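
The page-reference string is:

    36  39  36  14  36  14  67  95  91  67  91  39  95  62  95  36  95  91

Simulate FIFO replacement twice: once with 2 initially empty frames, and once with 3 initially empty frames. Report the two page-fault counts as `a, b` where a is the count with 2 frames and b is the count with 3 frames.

14, 11

2 frames: F F . F F . F F F F . F F F . F F F → 14 faults.
3 frames: F F . F . . F F F . . F . F F F . F → 11 faults.
11 < 14: adding a frame reduced faults, as is typical.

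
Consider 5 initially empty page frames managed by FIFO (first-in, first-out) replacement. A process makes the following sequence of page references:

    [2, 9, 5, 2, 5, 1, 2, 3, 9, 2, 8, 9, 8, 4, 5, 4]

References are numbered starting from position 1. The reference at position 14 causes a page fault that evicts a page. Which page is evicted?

9

pos 1: 2 -> miss, frames {2}
pos 2: 9 -> miss, frames {2,9}
pos 3: 5 -> miss, frames {2,9,5}
pos 4: 2 -> hit
pos 5: 5 -> hit
pos 6: 1 -> miss, frames {2,9,5,1}
pos 7: 2 -> hit
pos 8: 3 -> miss, frames {2,9,5,1,3}
pos 9: 9 -> hit
pos 10: 2 -> hit
pos 11: 8 -> miss, evict 2, frames {9,5,1,3,8}
pos 12: 9 -> hit
pos 13: 8 -> hit
pos 14: 4 -> miss, evict 9, frames {5,1,3,8,4}
At position 14, page 9 is evicted.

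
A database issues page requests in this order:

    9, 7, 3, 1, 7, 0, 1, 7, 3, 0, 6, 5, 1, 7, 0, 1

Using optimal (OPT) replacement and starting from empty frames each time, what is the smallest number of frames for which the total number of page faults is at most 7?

f=1: 16 faults
f=2: 12 faults
f=3: 9 faults
f=4: 7 faults
f=5: 7 faults
f=6: 7 faults
f=7: 7 faults
Smallest f with faults ≤ 7 is 4.

4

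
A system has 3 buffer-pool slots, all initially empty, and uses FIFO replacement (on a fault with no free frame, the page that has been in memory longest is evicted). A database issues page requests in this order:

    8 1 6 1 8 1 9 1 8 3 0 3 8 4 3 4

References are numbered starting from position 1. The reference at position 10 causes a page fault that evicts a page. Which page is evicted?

pos 1: 8: fault, frames (8)
pos 2: 1: fault, frames (8 1)
pos 3: 6: fault, frames (8 1 6)
pos 4: 1: hit
pos 5: 8: hit
pos 6: 1: hit
pos 7: 9: fault, evict 8, frames (1 6 9)
pos 8: 1: hit
pos 9: 8: fault, evict 1, frames (6 9 8)
pos 10: 3: fault, evict 6, frames (9 8 3)
At position 10, page 6 is evicted.

6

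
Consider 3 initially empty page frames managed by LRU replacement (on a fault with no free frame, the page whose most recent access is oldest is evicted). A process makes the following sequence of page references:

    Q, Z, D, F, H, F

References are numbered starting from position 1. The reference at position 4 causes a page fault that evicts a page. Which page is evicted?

Q

pos 1: Q: fault, frames {Q}
pos 2: Z: fault, frames {Q,Z}
pos 3: D: fault, frames {Q,Z,D}
pos 4: F: fault, evict Q, frames {Z,D,F}
At position 4, page Q is evicted.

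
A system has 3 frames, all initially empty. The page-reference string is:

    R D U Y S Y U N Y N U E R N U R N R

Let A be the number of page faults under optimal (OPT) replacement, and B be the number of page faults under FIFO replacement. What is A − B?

Under OPT: F F F F F . . F . . . F F . . . . . → 8 faults.
Under FIFO: F F F F F . . F . . F F F F F . . . → 11 faults.
A − B = 8 − 11 = -3.

-3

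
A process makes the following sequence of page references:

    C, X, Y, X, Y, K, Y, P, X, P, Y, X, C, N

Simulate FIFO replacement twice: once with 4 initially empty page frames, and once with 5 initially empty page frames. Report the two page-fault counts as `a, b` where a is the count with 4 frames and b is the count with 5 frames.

7, 6

4 frames: F F F . . F . F . . . . F F → 7 faults.
5 frames: F F F . . F . F . . . . . F → 6 faults.
6 < 7: adding a frame reduced faults, as is typical.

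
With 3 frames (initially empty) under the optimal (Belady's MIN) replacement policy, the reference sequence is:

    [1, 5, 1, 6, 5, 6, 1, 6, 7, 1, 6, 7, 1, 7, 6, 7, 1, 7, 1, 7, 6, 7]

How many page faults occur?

4

1: fault, frames [1]
5: fault, frames [1, 5]
1: hit
6: fault, frames [1, 5, 6]
5: hit
6: hit
1: hit
6: hit
7: fault, evict 5, frames [1, 6, 7]
1: hit
6: hit
7: hit
1: hit
7: hit
6: hit
7: hit
1: hit
7: hit
1: hit
7: hit
6: hit
7: hit
Page faults: 4.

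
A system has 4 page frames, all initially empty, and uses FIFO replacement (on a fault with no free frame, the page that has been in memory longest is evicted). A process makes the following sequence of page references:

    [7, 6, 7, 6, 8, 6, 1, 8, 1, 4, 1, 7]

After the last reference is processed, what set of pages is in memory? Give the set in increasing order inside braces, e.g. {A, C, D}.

7 -> fault, frames (7)
6 -> fault, frames (7 6)
7 -> hit
6 -> hit
8 -> fault, frames (7 6 8)
6 -> hit
1 -> fault, frames (7 6 8 1)
8 -> hit
1 -> hit
4 -> fault, evict 7, frames (6 8 1 4)
1 -> hit
7 -> fault, evict 6, frames (8 1 4 7)

{1, 4, 7, 8}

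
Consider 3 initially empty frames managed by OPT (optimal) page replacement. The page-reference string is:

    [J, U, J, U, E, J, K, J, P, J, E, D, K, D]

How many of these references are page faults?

7

J: fault, frames (J)
U: fault, frames (J U)
J: hit
U: hit
E: fault, frames (J U E)
J: hit
K: fault, evict U, frames (J E K)
J: hit
P: fault, evict K, frames (J E P)
J: hit
E: hit
D: fault, evict P, frames (J E D)
K: fault, evict E, frames (J D K)
D: hit
Page faults: 7.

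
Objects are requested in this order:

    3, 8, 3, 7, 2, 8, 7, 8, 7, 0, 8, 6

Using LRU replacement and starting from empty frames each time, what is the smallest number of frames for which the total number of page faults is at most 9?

2

f=1: 12 faults
f=2: 9 faults
f=3: 7 faults
f=4: 6 faults
f=5: 6 faults
f=6: 6 faults
Smallest f with faults ≤ 9 is 2.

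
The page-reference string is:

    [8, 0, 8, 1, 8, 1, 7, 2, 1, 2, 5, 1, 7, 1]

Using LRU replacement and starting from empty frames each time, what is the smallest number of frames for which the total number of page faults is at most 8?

3

f=1: 14 faults
f=2: 9 faults
f=3: 7 faults
f=4: 6 faults
f=5: 6 faults
f=6: 6 faults
Smallest f with faults ≤ 8 is 3.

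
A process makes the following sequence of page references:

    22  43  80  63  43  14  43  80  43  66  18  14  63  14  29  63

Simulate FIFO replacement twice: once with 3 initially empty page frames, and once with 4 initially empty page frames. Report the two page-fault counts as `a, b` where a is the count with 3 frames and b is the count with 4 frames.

12, 9

3 frames: F F F F . F F F . F F F F . F . → 12 faults.
4 frames: F F F F . F . . . F F . . . F F → 9 faults.
9 < 12: adding a frame reduced faults, as is typical.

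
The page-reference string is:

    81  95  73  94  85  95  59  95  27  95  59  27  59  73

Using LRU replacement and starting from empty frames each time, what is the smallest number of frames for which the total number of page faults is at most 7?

f=1: 14 faults
f=2: 11 faults
f=3: 9 faults
f=4: 8 faults
f=5: 8 faults
f=6: 7 faults
f=7: 7 faults
Smallest f with faults ≤ 7 is 6.

6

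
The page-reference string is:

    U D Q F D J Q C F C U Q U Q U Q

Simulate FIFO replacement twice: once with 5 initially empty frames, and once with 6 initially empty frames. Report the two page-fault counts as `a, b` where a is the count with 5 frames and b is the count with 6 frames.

7, 6

5 frames: F F F F . F . F . . F . . . . . → 7 faults.
6 frames: F F F F . F . F . . . . . . . . → 6 faults.
6 < 7: adding a frame reduced faults, as is typical.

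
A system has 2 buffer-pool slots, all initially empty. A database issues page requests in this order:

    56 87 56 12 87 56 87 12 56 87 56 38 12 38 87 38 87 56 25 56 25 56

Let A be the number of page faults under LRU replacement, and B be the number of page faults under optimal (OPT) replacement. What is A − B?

Under LRU: F F . F F F . F F F . F F . F . . F F . . . → 13 faults.
Under OPT: F F . F . F . F . F . F F . F . . F F . . . → 11 faults.
A − B = 13 − 11 = 2.

2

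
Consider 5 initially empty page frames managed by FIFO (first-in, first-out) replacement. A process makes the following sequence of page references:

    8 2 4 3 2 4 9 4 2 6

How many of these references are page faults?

8 → fault, frames [8]
2 → fault, frames [8, 2]
4 → fault, frames [8, 2, 4]
3 → fault, frames [8, 2, 4, 3]
2 → hit
4 → hit
9 → fault, frames [8, 2, 4, 3, 9]
4 → hit
2 → hit
6 → fault, evict 8, frames [2, 4, 3, 9, 6]
Page faults: 6.

6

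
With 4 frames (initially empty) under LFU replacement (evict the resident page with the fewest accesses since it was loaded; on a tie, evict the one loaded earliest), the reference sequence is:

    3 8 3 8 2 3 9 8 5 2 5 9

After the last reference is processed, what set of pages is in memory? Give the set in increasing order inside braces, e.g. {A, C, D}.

3 -> fault, frames {3}
8 -> fault, frames {3,8}
3 -> hit
8 -> hit
2 -> fault, frames {3,8,2}
3 -> hit
9 -> fault, frames {3,8,2,9}
8 -> hit
5 -> fault, evict 2, frames {3,8,9,5}
2 -> fault, evict 9, frames {3,8,5,2}
5 -> hit
9 -> fault, evict 2, frames {3,8,5,9}

{3, 5, 8, 9}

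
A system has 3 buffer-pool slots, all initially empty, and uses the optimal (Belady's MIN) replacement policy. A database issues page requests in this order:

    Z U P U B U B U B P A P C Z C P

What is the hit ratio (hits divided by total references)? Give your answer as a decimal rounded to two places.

0.56

Z: fault, frames (Z)
U: fault, frames (Z U)
P: fault, frames (Z U P)
U: hit
B: fault, evict Z, frames (U P B)
U: hit
B: hit
U: hit
B: hit
P: hit
A: fault, evict B, frames (U P A)
P: hit
C: fault, evict A, frames (U P C)
Z: fault, evict U, frames (P C Z)
C: hit
P: hit
Hits: 9 of 16 references → 9/16 = 0.5625.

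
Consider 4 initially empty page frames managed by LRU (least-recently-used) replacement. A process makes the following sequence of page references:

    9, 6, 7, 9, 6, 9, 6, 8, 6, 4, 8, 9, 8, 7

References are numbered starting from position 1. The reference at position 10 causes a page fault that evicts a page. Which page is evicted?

pos 1: 9: fault, frames [9]
pos 2: 6: fault, frames [9, 6]
pos 3: 7: fault, frames [9, 6, 7]
pos 4: 9: hit
pos 5: 6: hit
pos 6: 9: hit
pos 7: 6: hit
pos 8: 8: fault, frames [7, 9, 6, 8]
pos 9: 6: hit
pos 10: 4: fault, evict 7, frames [9, 8, 6, 4]
At position 10, page 7 is evicted.

7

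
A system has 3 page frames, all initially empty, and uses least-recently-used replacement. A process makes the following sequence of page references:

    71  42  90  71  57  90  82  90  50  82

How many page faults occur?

6

71 → miss, frames (71)
42 → miss, frames (71 42)
90 → miss, frames (71 42 90)
71 → hit
57 → miss, evict 42, frames (90 71 57)
90 → hit
82 → miss, evict 71, frames (57 90 82)
90 → hit
50 → miss, evict 57, frames (82 90 50)
82 → hit
Page faults: 6.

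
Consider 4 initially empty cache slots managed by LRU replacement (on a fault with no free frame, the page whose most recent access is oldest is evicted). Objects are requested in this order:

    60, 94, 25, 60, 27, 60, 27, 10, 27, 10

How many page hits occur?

5

60 -> miss, frames {60}
94 -> miss, frames {60,94}
25 -> miss, frames {60,94,25}
60 -> hit
27 -> miss, frames {94,25,60,27}
60 -> hit
27 -> hit
10 -> miss, evict 94, frames {25,60,27,10}
27 -> hit
10 -> hit
Hits: 5.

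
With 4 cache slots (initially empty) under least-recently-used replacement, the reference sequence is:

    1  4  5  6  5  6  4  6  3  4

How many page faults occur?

1 → fault, frames (1)
4 → fault, frames (1 4)
5 → fault, frames (1 4 5)
6 → fault, frames (1 4 5 6)
5 → hit
6 → hit
4 → hit
6 → hit
3 → fault, evict 1, frames (5 4 6 3)
4 → hit
Page faults: 5.

5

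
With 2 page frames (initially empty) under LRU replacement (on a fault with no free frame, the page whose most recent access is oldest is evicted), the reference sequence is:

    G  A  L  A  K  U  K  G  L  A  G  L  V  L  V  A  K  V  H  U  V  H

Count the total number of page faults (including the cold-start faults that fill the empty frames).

G → miss, frames (G)
A → miss, frames (G A)
L → miss, evict G, frames (A L)
A → hit
K → miss, evict L, frames (A K)
U → miss, evict A, frames (K U)
K → hit
G → miss, evict U, frames (K G)
L → miss, evict K, frames (G L)
A → miss, evict G, frames (L A)
G → miss, evict L, frames (A G)
L → miss, evict A, frames (G L)
V → miss, evict G, frames (L V)
L → hit
V → hit
A → miss, evict L, frames (V A)
K → miss, evict V, frames (A K)
V → miss, evict A, frames (K V)
H → miss, evict K, frames (V H)
U → miss, evict V, frames (H U)
V → miss, evict H, frames (U V)
H → miss, evict U, frames (V H)
Page faults: 18.

18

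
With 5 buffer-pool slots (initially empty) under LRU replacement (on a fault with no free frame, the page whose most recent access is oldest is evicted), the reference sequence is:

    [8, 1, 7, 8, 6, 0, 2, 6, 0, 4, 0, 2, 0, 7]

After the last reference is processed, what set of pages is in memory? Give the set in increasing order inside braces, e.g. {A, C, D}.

{0, 2, 4, 6, 7}

8: miss, frames {8}
1: miss, frames {8,1}
7: miss, frames {8,1,7}
8: hit
6: miss, frames {1,7,8,6}
0: miss, frames {1,7,8,6,0}
2: miss, evict 1, frames {7,8,6,0,2}
6: hit
0: hit
4: miss, evict 7, frames {8,2,6,0,4}
0: hit
2: hit
0: hit
7: miss, evict 8, frames {6,4,2,0,7}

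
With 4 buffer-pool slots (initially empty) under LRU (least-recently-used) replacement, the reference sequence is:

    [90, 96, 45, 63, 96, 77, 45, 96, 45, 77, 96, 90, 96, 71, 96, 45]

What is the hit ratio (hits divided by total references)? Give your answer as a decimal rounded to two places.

90 -> fault, frames {90}
96 -> fault, frames {90,96}
45 -> fault, frames {90,96,45}
63 -> fault, frames {90,96,45,63}
96 -> hit
77 -> fault, evict 90, frames {45,63,96,77}
45 -> hit
96 -> hit
45 -> hit
77 -> hit
96 -> hit
90 -> fault, evict 63, frames {45,77,96,90}
96 -> hit
71 -> fault, evict 45, frames {77,90,96,71}
96 -> hit
45 -> fault, evict 77, frames {90,71,96,45}
Hits: 8 of 16 references → 8/16 = 0.5000.

0.50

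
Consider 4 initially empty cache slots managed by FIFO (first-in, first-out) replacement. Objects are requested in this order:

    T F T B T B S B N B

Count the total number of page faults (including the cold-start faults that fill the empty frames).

5

T → fault, frames (T)
F → fault, frames (T F)
T → hit
B → fault, frames (T F B)
T → hit
B → hit
S → fault, frames (T F B S)
B → hit
N → fault, evict T, frames (F B S N)
B → hit
Page faults: 5.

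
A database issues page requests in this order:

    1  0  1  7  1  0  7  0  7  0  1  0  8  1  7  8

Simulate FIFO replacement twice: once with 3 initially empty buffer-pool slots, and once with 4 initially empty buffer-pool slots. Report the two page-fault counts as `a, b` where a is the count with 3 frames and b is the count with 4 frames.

5, 4

3 frames: F F . F . . . . . . . . F F . . → 5 faults.
4 frames: F F . F . . . . . . . . F . . . → 4 faults.
4 < 5: adding a frame reduced faults, as is typical.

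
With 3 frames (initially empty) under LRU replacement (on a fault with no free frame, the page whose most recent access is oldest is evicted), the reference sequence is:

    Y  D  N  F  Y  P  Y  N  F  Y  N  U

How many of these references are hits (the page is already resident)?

3

Y -> miss, frames (Y)
D -> miss, frames (Y D)
N -> miss, frames (Y D N)
F -> miss, evict Y, frames (D N F)
Y -> miss, evict D, frames (N F Y)
P -> miss, evict N, frames (F Y P)
Y -> hit
N -> miss, evict F, frames (P Y N)
F -> miss, evict P, frames (Y N F)
Y -> hit
N -> hit
U -> miss, evict F, frames (Y N U)
Hits: 3.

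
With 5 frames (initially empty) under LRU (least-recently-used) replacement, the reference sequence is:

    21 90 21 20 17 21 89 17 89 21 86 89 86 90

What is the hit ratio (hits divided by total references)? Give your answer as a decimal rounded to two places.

0.50

21: miss, frames (21)
90: miss, frames (21 90)
21: hit
20: miss, frames (90 21 20)
17: miss, frames (90 21 20 17)
21: hit
89: miss, frames (90 20 17 21 89)
17: hit
89: hit
21: hit
86: miss, evict 90, frames (20 17 89 21 86)
89: hit
86: hit
90: miss, evict 20, frames (17 21 89 86 90)
Hits: 7 of 14 references → 7/14 = 0.5000.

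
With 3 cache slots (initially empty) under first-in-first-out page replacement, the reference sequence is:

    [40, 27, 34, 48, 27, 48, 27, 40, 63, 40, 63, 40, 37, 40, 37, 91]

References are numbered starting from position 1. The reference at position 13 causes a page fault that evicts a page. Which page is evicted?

pos 1: 40 -> miss, frames [40]
pos 2: 27 -> miss, frames [40, 27]
pos 3: 34 -> miss, frames [40, 27, 34]
pos 4: 48 -> miss, evict 40, frames [27, 34, 48]
pos 5: 27 -> hit
pos 6: 48 -> hit
pos 7: 27 -> hit
pos 8: 40 -> miss, evict 27, frames [34, 48, 40]
pos 9: 63 -> miss, evict 34, frames [48, 40, 63]
pos 10: 40 -> hit
pos 11: 63 -> hit
pos 12: 40 -> hit
pos 13: 37 -> miss, evict 48, frames [40, 63, 37]
At position 13, page 48 is evicted.

48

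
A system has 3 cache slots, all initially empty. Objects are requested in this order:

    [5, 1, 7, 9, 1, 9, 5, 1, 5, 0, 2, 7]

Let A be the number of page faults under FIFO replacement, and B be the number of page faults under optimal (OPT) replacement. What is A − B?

2

Under FIFO: F F F F . . F F . F F F → 9 faults.
Under OPT: F F F F . . . . . F F F → 7 faults.
A − B = 9 − 7 = 2.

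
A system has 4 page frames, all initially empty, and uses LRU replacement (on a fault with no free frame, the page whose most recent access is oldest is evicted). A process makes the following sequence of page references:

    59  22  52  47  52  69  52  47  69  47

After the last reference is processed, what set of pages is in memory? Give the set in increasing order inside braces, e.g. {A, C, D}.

{22, 47, 52, 69}

59 → miss, frames [59]
22 → miss, frames [59, 22]
52 → miss, frames [59, 22, 52]
47 → miss, frames [59, 22, 52, 47]
52 → hit
69 → miss, evict 59, frames [22, 47, 52, 69]
52 → hit
47 → hit
69 → hit
47 → hit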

▸ HOW TO COMPLETE THIS TASK
Repeat, exactly as they stand, the line that contains "Let A be the number of page faults under FIFO" and all the lines after it in the data above.

▸ RESULT FOR THIS EXERCISE
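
Let A be the number of page faults under FIFO replacement, and B be the number of page faults under optimal (OPT) replacement. What is A − B?

2

Under FIFO: F F F F . . F F . F F F → 9 faults.
Under OPT: F F F F . . . . . F F F → 7 faults.
A − B = 9 − 7 = 2.

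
A system has 4 page frames, all initially empty, and uses LRU replacement (on a fault with no free frame, the page whose most recent access is oldest is evicted). A process makes the following sequence of page references:

    59  22  52  47  52  69  52  47  69  47

After the last reference is processed, what set of pages is in memory? Give the set in increasing order inside braces, e.g. {A, C, D}.

{22, 47, 52, 69}

59 → miss, frames [59]
22 → miss, frames [59, 22]
52 → miss, frames [59, 22, 52]
47 → miss, frames [59, 22, 52, 47]
52 → hit
69 → miss, evict 59, frames [22, 47, 52, 69]
52 → hit
47 → hit
69 → hit
47 → hit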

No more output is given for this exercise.